WHAT IS EXPECTED
Only one stretch of the data below is wanted: the lines starting at the one with "- text (string, required): Input text" and ending at the one with "Function: format_date", both included, given again exactly.

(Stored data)
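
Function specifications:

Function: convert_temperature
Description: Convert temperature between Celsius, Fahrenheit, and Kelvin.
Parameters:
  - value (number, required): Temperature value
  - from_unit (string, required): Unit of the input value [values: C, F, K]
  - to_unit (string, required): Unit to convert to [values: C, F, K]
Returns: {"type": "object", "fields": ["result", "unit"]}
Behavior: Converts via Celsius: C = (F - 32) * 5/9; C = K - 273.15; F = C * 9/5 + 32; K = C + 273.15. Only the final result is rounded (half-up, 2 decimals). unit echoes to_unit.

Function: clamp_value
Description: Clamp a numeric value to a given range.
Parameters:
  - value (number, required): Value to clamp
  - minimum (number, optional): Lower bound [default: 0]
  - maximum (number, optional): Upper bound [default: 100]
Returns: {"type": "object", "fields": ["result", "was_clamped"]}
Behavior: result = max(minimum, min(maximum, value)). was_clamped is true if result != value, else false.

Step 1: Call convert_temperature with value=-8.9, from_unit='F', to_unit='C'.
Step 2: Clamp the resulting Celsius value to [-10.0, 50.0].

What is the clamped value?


Step 1: convert_temperature(value=-8.9, from_unit=F, to_unit=C)
  To C: (-8.9 - 32) * 5/9 = -22.722222
  Target is C: -22.722222
  Round to 2 decimals: -22.72
  -> result = -22.72 C
Step 2: clamp_value(value=-22.72, minimum=-10.0, maximum=50.0)
  result = max(-10.0, min(50.0, -22.72)) = max(-10.0, -22.72) = -10.0
  was_clamped = (-10.0 != -22.72) = true
  -> result = -10.0
-10.0


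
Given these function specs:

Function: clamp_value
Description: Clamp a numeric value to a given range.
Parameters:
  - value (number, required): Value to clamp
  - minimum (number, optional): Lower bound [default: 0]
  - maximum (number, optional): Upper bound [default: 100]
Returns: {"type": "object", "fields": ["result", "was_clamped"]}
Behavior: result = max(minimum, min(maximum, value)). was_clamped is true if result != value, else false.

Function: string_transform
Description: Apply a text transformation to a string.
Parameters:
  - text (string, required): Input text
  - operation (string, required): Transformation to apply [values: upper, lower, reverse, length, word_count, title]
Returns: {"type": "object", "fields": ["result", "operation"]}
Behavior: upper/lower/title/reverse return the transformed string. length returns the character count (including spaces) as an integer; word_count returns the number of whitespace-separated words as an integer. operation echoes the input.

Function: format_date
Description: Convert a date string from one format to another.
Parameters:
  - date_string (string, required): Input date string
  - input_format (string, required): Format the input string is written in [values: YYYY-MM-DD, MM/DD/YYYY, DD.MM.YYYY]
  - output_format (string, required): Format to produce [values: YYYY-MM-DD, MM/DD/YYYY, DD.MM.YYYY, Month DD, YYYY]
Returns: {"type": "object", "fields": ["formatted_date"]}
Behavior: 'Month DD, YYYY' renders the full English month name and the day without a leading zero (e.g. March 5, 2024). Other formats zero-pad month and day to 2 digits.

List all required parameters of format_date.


Parameters of format_date and their required/optional flag:
  date_string: required
  input_format: required
  output_format: required
date_string, input_format, output_format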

OUTPUT FOR THIS EXERCISE
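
  - text (string, required): Input text
  - operation (string, required): Transformation to apply [values: upper, lower, reverse, length, word_count, title]
Returns: {"type": "object", "fields": ["result", "operation"]}
Behavior: upper/lower/title/reverse return the transformed string. length returns the character count (including spaces) as an integer; word_count returns the number of whitespace-separated words as an integer. operation echoes the input.

Function: format_date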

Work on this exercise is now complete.